- [Instructions for the task] Among the entries below, take the line with "# 3: 600 kg" and the line with "#11: 200 kg", and output them and every line between them exactly, with nothing else.

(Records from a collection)

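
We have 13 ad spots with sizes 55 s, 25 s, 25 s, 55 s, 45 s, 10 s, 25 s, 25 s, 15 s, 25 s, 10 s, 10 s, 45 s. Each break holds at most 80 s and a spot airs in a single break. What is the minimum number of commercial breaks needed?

5

Total = 55 + 55 + 45 + 45 + 25 + 25 + 25 + 25 + 25 + 15 + 10 + 10 + 10 = 370 s.
Lower bound: ⌈370/80⌉ = 5 commercial breaks.
A packing using 5 commercial breaks:
  break 1: 55 + 25 = 80
  break 2: 55 + 25 = 80
  break 3: 45 + 25 + 10 = 80
  break 4: 45 + 25 + 10 = 80
  break 5: 25 + 15 + 10 = 50
This matches the lower bound, so 5 is optimal.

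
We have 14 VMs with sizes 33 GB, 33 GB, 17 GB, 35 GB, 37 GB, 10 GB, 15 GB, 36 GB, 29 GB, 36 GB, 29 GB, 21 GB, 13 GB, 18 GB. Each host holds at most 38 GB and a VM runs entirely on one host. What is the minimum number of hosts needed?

11

Total = 37 + 36 + 36 + 35 + 33 + 33 + 29 + 29 + 21 + 18 + 17 + 15 + 13 + 10 = 362 GB.
Lower bound: ⌈362/38⌉ = 10 hosts.
A packing using 11 hosts:
  host 1: 37 = 37
  host 2: 36 = 36
  host 3: 36 = 36
  host 4: 35 = 35
  host 5: 33 = 33
  host 6: 33 = 33
  host 7: 29 = 29
  host 8: 29 = 29
  host 9: 21 + 17 = 38
  host 10: 18 + 15 = 33
  host 11: 13 + 10 = 23
No arrangement into 10 hosts stays within capacity, so 11 is optimal.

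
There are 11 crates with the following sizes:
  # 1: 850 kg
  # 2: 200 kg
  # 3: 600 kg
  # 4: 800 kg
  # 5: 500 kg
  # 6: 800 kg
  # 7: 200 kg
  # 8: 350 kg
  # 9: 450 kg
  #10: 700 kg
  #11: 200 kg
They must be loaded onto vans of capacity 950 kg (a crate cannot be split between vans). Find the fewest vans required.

Total = 850 + 800 + 800 + 700 + 600 + 500 + 450 + 350 + 200 + 200 + 200 = 5650 kg.
Lower bound: ⌈5650/950⌉ = 6 vans.
A packing using 7 vans:
  van 1: 850 = 850
  van 2: 800 = 800
  van 3: 800 = 800
  van 4: 700 + 200 = 900
  van 5: 600 + 350 = 950
  van 6: 500 + 450 = 950
  van 7: 200 + 200 = 400
No arrangement into 6 vans stays within capacity, so 7 is optimal.

7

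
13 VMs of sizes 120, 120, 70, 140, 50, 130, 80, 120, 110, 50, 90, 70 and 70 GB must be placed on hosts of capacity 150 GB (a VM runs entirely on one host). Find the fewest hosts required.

10

Total = 140 + 130 + 120 + 120 + 120 + 110 + 90 + 80 + 70 + 70 + 70 + 50 + 50 = 1220 GB.
Lower bound: ⌈1220/150⌉ = 9 hosts.
A packing using 10 hosts:
  host 1: 140 = 140
  host 2: 130 = 130
  host 3: 120 = 120
  host 4: 120 = 120
  host 5: 120 = 120
  host 6: 110 = 110
  host 7: 90 + 50 = 140
  host 8: 80 + 70 = 150
  host 9: 70 + 70 = 140
  host 10: 50 = 50
No arrangement into 9 hosts stays within capacity, so 10 is optimal.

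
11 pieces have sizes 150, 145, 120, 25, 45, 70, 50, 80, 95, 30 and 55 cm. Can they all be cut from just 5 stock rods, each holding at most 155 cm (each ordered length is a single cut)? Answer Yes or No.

No

Total = 865 cm; ⌈865/155⌉ = 6.
At least 6 stock rods are required, but only 5 are allowed.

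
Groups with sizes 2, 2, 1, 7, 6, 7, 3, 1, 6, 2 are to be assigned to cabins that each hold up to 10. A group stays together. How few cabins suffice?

Total = 7 + 7 + 6 + 6 + 3 + 2 + 2 + 2 + 1 + 1 = 37.
Lower bound: ⌈37/10⌉ = 4 cabins.
A packing using 4 cabins:
  cabin 1: 7 + 3 = 10
  cabin 2: 7 + 2 + 1 = 10
  cabin 3: 6 + 2 + 2 = 10
  cabin 4: 6 + 1 = 7
This matches the lower bound, so 4 is optimal.

4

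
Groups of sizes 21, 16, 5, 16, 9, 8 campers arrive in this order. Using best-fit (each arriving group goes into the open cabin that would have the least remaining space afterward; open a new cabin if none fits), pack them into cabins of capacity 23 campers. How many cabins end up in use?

  21 → cabin 1 (new)  [load 21/23]
  16 → cabin 2 (new)  [load 16/23]
  5 → cabin 2  [load 21/23]
  16 → cabin 3 (new)  [load 16/23]
  9 → cabin 4 (new)  [load 9/23]
  8 → cabin 4  [load 17/23]
4 cabins opened.

4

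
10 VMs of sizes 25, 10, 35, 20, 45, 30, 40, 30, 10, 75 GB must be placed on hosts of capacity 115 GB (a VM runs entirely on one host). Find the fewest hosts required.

Total = 75 + 45 + 40 + 35 + 30 + 30 + 25 + 20 + 10 + 10 = 320 GB.
Lower bound: ⌈320/115⌉ = 3 hosts.
A packing using 3 hosts:
  host 1: 75 + 40 = 115
  host 2: 45 + 35 + 30 = 110
  host 3: 30 + 25 + 20 + 10 + 10 = 95
This matches the lower bound, so 3 is optimal.

3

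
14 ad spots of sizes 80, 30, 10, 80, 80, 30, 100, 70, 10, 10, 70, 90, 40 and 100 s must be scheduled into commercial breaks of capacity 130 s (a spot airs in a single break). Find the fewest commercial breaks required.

Total = 100 + 100 + 90 + 80 + 80 + 80 + 70 + 70 + 40 + 30 + 30 + 10 + 10 + 10 = 800 s.
Lower bound: ⌈800/130⌉ = 7 commercial breaks.
Also, 8 ad spots each exceed 65 s, and no two of those can share a break, so at least 8 commercial breaks are needed.
A packing using 8 commercial breaks:
  break 1: 100 + 30 = 130
  break 2: 100 + 30 = 130
  break 3: 90 + 40 = 130
  break 4: 80 + 10 + 10 + 10 = 110
  break 5: 80 = 80
  break 6: 80 = 80
  break 7: 70 = 70
  break 8: 70 = 70
This matches the lower bound, so 8 is optimal.

8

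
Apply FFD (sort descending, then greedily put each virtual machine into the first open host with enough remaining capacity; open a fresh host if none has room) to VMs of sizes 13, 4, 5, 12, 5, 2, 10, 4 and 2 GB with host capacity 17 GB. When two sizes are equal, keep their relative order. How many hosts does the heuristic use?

Sorted descending: 13, 12, 10, 5, 5, 4, 4, 2, 2.
  13 → host 1 (new)  [load 13/17]
  12 → host 2 (new)  [load 12/17]
  10 → host 3 (new)  [load 10/17]
  5 → host 2  [load 17/17]
  5 → host 3  [load 15/17]
  4 → host 1  [load 17/17]
  4 → host 4 (new)  [load 4/17]
  2 → host 3  [load 17/17]
  2 → host 4  [load 6/17]
4 hosts opened.

4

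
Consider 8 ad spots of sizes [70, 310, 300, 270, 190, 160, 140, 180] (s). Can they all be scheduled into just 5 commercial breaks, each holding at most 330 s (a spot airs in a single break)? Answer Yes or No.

Total = 1620 s; ⌈1620/330⌉ = 5.
The bound of 5 does not rule out 5, but exhaustive search shows no assignment into 5 commercial breaks of capacity 330 s exists — the minimum is 6.

No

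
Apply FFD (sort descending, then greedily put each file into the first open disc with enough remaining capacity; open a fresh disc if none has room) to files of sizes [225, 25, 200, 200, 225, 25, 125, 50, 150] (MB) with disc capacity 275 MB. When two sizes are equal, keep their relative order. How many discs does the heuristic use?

5

Sorted descending: 225, 225, 200, 200, 150, 125, 50, 25, 25.
  225 → disc 1 (new)  [load 225/275]
  225 → disc 2 (new)  [load 225/275]
  200 → disc 3 (new)  [load 200/275]
  200 → disc 4 (new)  [load 200/275]
  150 → disc 5 (new)  [load 150/275]
  125 → disc 5  [load 275/275]
  50 → disc 1  [load 275/275]
  25 → disc 2  [load 250/275]
  25 → disc 2  [load 275/275]
5 discs opened.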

- [Answer for the task]
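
  # 3: 600 kg
  # 4: 800 kg
  # 5: 500 kg
  # 6: 800 kg
  # 7: 200 kg
  # 8: 350 kg
  # 9: 450 kg
  #10: 700 kg
  #11: 200 kg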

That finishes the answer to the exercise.